* [GIVEN RECORDS]

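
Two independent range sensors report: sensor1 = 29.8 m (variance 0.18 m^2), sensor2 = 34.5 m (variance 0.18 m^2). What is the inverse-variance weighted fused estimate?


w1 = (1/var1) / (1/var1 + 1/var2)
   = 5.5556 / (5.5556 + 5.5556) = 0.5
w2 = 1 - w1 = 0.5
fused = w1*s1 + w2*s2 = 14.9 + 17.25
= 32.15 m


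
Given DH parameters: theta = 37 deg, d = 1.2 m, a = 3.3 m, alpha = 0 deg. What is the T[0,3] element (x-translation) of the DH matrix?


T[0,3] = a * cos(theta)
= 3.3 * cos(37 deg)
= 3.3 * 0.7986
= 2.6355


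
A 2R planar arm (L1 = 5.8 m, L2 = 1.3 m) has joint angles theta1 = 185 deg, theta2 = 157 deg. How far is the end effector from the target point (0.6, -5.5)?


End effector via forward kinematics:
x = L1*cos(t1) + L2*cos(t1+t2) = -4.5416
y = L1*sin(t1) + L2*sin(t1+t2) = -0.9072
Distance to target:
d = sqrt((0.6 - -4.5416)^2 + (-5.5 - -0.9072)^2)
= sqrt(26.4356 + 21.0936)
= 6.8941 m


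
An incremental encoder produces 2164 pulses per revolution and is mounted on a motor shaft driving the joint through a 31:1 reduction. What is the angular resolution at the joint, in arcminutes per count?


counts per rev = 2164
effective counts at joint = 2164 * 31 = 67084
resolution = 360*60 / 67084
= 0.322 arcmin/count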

* [YOUR INSTRUCTIONS] All the entries are to be set down exactly as they appear.

* [PROBLEM SOLUTION]
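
Two independent range sensors report: sensor1 = 29.8 m (variance 0.18 m^2), sensor2 = 34.5 m (variance 0.18 m^2). What is the inverse-variance weighted fused estimate?


w1 = (1/var1) / (1/var1 + 1/var2)
   = 5.5556 / (5.5556 + 5.5556) = 0.5
w2 = 1 - w1 = 0.5
fused = w1*s1 + w2*s2 = 14.9 + 17.25
= 32.15 m


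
Given DH parameters: theta = 37 deg, d = 1.2 m, a = 3.3 m, alpha = 0 deg. What is the T[0,3] element (x-translation) of the DH matrix?


T[0,3] = a * cos(theta)
= 3.3 * cos(37 deg)
= 3.3 * 0.7986
= 2.6355


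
A 2R planar arm (L1 = 5.8 m, L2 = 1.3 m) has joint angles theta1 = 185 deg, theta2 = 157 deg. How far is the end effector from the target point (0.6, -5.5)?


End effector via forward kinematics:
x = L1*cos(t1) + L2*cos(t1+t2) = -4.5416
y = L1*sin(t1) + L2*sin(t1+t2) = -0.9072
Distance to target:
d = sqrt((0.6 - -4.5416)^2 + (-5.5 - -0.9072)^2)
= sqrt(26.4356 + 21.0936)
= 6.8941 m


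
An incremental encoder produces 2164 pulses per revolution and is mounted on a motor shaft driving the joint through a 31:1 reduction. What is the angular resolution at the joint, in arcminutes per count?


counts per rev = 2164
effective counts at joint = 2164 * 31 = 67084
resolution = 360*60 / 67084
= 0.322 arcmin/count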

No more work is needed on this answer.